*To do*: Return only the lines of the listing below that run from the line with "(2) a1 + a2 is less than 7" through the line with "(15) a3 is not equal to a4", both ends included, exactly as written.

*Data records*:
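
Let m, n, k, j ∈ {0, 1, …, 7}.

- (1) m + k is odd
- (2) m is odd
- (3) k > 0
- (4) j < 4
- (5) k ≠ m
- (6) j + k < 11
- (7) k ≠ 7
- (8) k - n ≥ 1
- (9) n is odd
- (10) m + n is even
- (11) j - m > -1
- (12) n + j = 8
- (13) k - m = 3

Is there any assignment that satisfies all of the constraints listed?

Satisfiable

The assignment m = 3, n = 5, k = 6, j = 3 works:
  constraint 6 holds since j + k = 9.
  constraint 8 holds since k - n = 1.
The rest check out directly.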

--

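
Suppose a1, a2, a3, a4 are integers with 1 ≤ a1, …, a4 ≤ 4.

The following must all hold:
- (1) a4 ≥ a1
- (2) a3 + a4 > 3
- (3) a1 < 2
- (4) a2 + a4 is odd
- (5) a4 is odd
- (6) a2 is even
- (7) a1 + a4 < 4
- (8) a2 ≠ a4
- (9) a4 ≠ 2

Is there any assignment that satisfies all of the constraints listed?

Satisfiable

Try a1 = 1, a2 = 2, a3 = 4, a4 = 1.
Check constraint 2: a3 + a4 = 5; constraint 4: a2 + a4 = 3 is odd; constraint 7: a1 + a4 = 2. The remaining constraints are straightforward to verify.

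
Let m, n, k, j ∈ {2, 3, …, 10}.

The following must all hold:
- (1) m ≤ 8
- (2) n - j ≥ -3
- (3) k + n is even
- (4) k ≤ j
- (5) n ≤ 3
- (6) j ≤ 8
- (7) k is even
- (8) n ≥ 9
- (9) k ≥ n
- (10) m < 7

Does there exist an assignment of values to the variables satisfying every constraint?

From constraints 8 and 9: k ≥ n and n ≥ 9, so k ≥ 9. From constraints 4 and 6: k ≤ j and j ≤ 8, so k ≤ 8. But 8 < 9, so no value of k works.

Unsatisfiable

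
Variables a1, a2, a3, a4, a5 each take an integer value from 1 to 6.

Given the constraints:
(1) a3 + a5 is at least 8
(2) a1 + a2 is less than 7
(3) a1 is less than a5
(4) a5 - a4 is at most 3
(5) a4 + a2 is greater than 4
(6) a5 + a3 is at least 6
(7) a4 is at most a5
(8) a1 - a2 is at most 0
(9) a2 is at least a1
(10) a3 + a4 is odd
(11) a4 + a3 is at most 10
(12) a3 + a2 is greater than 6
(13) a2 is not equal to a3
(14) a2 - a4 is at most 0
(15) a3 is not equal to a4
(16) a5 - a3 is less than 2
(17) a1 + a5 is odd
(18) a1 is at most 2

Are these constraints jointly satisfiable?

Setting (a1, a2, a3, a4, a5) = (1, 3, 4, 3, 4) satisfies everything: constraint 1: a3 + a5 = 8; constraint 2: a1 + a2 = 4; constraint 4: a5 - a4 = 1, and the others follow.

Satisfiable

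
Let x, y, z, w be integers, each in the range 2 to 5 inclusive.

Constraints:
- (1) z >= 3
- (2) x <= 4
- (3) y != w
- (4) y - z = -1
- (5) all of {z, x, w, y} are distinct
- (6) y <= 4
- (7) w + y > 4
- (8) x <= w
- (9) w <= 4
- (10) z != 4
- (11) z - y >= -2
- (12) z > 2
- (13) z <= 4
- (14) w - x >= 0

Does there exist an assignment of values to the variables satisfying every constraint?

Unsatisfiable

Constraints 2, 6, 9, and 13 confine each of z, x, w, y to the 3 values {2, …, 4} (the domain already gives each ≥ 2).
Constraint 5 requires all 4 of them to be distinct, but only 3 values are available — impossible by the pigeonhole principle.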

...

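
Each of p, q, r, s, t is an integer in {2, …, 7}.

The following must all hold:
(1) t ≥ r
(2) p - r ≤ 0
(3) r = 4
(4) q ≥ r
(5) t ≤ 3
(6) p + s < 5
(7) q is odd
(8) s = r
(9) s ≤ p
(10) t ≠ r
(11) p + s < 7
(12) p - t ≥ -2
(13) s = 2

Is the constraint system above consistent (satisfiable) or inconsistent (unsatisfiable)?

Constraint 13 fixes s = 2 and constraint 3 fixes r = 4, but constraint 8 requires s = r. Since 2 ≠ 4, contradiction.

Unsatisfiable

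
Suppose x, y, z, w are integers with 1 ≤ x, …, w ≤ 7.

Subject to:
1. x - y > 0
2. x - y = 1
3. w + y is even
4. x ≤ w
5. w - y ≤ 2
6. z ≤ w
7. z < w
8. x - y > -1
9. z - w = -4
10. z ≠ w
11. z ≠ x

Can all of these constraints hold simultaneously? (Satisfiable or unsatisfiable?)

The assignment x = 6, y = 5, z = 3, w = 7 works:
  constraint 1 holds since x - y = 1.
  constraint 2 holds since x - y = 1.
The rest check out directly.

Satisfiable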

*Task answer*:
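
(2) a1 + a2 is less than 7
(3) a1 is less than a5
(4) a5 - a4 is at most 3
(5) a4 + a2 is greater than 4
(6) a5 + a3 is at least 6
(7) a4 is at most a5
(8) a1 - a2 is at most 0
(9) a2 is at least a1
(10) a3 + a4 is odd
(11) a4 + a3 is at most 10
(12) a3 + a2 is greater than 6
(13) a2 is not equal to a3
(14) a2 - a4 is at most 0
(15) a3 is not equal to a4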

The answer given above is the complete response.